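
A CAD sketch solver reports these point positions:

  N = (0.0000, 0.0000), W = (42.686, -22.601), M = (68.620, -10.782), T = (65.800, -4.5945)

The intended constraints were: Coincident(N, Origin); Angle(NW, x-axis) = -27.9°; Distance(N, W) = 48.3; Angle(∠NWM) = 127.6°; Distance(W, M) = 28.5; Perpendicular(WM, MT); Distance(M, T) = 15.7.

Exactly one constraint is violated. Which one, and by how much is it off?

Distance(M, T) = 15.7 — off by 8.90.

N = (0.00, 0.00) ✓; NW at -27.90° ✓; |NW| = 48.30 ✓; ∠NWM = 127.6° ✓; |WM| = 28.50 ✓; ∠(WM, MT) = 90.00° ✓; |MT| = 6.800 ✗.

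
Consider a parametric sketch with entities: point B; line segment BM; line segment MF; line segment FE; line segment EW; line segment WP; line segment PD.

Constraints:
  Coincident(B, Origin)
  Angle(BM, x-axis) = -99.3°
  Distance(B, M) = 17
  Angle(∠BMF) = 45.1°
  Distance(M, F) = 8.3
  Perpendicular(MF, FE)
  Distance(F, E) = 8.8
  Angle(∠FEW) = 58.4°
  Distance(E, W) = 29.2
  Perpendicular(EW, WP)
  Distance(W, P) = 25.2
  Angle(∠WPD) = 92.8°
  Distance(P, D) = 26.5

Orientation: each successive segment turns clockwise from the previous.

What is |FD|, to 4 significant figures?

19.09

B is at the origin; BM runs at -99.3° with length 17.0, so M = (-2.747, -16.78). ∠BMF = 45.1° gives MF at 125.8° from the x-axis; with |MF| = 8.3, F = (-7.602, -10.04). MF ⟂ FE, so FE runs at 35.80°; with |FE| = 8.8, E = (-0.4651, -4.897). ∠FEW = 58.4° gives EW at -85.80° from the x-axis; with |EW| = 29.2, W = (1.674, -34.02). The perpendicularity gives WP at right angles to EW, so WP runs at -175.8°; with |WP| = 25.2, P = (-23.46, -35.86). ∠WPD = 92.8° gives PD at 97.00° from the x-axis; with |PD| = 26.5, D = (-26.69, -9.562). Then |FD| = |D − F| = 19.09.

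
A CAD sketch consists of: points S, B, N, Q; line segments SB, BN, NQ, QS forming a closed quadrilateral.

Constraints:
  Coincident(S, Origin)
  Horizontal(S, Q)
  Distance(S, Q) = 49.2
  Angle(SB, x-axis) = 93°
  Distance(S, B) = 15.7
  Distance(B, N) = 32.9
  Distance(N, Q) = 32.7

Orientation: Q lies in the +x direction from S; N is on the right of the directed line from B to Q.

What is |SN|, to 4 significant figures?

21.45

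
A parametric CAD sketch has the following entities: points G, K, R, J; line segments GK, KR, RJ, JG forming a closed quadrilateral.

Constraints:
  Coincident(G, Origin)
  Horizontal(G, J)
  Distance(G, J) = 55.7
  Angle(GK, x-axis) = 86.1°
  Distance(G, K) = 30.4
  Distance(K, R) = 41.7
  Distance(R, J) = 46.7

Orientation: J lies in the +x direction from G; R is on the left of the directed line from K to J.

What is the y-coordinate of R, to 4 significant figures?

44.43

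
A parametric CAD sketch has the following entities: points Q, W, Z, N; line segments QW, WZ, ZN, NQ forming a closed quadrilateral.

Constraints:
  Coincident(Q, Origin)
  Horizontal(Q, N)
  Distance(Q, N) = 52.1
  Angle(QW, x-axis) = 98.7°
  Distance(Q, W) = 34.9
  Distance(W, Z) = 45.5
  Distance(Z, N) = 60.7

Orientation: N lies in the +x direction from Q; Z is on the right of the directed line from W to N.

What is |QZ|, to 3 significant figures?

13.3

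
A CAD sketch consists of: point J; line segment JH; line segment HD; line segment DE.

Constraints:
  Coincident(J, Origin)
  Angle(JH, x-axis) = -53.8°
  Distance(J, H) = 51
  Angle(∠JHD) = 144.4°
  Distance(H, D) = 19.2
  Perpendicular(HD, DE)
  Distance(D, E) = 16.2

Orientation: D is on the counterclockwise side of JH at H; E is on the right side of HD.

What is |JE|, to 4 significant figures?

76.07

∠JHD = 144.4°, so HD runs at -53.8° + (180° − 144.4°) = -18.20° from the x-axis; with |HD| = 19.2, D = H + 19.2·(cos -18.20°, sin -18.20°) = (48.36, -47.15). HD is perpendicular to DE; with |DE| = 16.2 on the right of HD, E = D + 16.2·(-0.3123, -0.9500) = (43.30, -62.54). Then |JE| = |E − J| = 76.07.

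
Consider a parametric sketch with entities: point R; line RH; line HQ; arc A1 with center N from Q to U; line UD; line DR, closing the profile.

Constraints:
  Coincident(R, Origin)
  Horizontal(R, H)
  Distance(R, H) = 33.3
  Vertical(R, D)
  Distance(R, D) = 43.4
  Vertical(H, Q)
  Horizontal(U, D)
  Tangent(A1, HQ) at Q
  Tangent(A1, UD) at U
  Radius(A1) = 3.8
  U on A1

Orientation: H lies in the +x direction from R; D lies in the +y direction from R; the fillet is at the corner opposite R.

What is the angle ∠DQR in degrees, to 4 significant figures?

56.45°

R is at the origin; R and H share the same y with |RH| = 33.3 and H on the +x side, so H = (33.30, 0.000). RD is vertical with |RD| = 43.4 and D on the +y side, so D = (0.000, 43.40). The virtual corner opposite R is at (33.30, 43.40). A1 meets HQ tangentially, so NQ is at right angles to HQ and tangency of A1 to UD means the radius NU is perpendicular to UD, with radius 3.8, so the center N sits 3.8 in from both sides at N = (29.50, 39.60). That places the tangent points at Q = (33.30, 39.60) on HQ and U = (29.50, 43.40) on UD. Then cos ∠DQR = QD·QR / (|QD||QR|), giving 56.45°.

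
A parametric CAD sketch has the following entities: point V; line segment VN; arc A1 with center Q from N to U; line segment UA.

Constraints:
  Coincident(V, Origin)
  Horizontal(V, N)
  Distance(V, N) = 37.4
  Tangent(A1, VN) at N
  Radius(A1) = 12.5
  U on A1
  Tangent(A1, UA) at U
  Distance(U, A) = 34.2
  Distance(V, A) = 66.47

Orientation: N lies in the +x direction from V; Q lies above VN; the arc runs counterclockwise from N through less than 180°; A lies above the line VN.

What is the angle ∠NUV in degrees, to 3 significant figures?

32.6°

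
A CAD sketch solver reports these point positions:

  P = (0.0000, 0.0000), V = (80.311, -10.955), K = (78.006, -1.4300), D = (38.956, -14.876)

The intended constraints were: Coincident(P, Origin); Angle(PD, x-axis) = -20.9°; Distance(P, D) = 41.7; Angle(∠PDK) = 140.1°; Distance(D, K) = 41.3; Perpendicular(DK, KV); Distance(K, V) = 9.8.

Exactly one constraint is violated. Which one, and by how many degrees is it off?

Perpendicular(DK, KV) — off by 5.40°.

P = (0.00, 0.00) ✓; PD at -20.90° ✓; |PD| = 41.70 ✓; ∠PDK = 140.1° ✓; |DK| = 41.30 ✓; ∠(DK, KV) = 95.40° ✗; |KV| = 9.800 ✓.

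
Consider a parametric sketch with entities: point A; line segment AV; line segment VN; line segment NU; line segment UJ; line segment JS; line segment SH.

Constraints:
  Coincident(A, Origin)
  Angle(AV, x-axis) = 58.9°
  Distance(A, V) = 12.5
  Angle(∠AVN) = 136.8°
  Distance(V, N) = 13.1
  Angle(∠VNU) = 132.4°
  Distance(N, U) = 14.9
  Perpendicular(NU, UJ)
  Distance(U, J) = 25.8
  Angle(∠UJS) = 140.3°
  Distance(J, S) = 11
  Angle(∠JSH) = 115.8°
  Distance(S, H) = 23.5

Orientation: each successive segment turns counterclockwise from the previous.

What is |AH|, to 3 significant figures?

9.00

∠UJS = 140.3° gives JS at -80.6° from the x-axis; with |JS| = 11.0, S = (-20.4, -2.10). ∠JSH = 115.8° gives SH at -16.4° from the x-axis; with |SH| = 23.5, H = (2.17, -8.73). Then |AH| = |H − A| = 9.00.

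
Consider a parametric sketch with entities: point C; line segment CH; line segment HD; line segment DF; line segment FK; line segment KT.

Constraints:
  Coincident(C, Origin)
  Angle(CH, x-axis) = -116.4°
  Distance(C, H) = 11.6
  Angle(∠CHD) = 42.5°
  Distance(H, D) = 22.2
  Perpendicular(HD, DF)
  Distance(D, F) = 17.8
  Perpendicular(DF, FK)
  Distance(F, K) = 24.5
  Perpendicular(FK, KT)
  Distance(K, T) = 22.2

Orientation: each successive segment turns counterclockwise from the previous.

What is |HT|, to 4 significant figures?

4.965

C is at the origin; CH runs at -116.4° with length 11.6, so H = (-5.158, -10.39). ∠CHD = 42.5° gives HD at 21.10° from the x-axis; with |HD| = 22.2, D = (15.55, -2.398). The perpendicularity gives DF at right angles to HD, so DF runs at 111.1°; with |DF| = 17.8, F = (9.146, 14.21). DF is perpendicular to FK, so FK runs at -158.9°; with |FK| = 24.5, K = (-13.71, 5.388). FK is perpendicular to KT, so KT runs at -68.90°; with |KT| = 22.2, T = (-5.720, -15.32). Then |HT| = |T − H| = 4.965.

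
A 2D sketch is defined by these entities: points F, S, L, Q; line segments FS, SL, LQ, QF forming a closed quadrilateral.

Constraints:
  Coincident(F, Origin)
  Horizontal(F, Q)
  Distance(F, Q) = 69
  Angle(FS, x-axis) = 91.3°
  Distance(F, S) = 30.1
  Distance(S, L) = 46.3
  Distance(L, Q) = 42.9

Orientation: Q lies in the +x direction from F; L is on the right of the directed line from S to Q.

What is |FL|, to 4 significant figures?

27.68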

Work request:
Extract, please, the lines from the start of the entries above through the one with "Distance(B, M) = 17", both included, reproducing each exactly and adding nothing.

Response area:
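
A CAD sketch solver reports these point positions:

  N = (0.0000, 0.0000), W = (42.686, -22.601), M = (68.620, -10.782), T = (65.800, -4.5945)

The intended constraints were: Coincident(N, Origin); Angle(NW, x-axis) = -27.9°; Distance(N, W) = 48.3; Angle(∠NWM) = 127.6°; Distance(W, M) = 28.5; Perpendicular(WM, MT); Distance(M, T) = 15.7.

Exactly one constraint is violated. Which one, and by how much is it off?

Distance(M, T) = 15.7 — off by 8.90.

N = (0.00, 0.00) ✓; NW at -27.90° ✓; |NW| = 48.30 ✓; ∠NWM = 127.6° ✓; |WM| = 28.50 ✓; ∠(WM, MT) = 90.00° ✓; |MT| = 6.800 ✗.

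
Consider a parametric sketch with entities: point B; line segment BM; line segment MF; line segment FE; line segment EW; line segment WP; line segment PD.

Constraints:
  Coincident(B, Origin)
  Angle(BM, x-axis) = -99.3°
  Distance(B, M) = 17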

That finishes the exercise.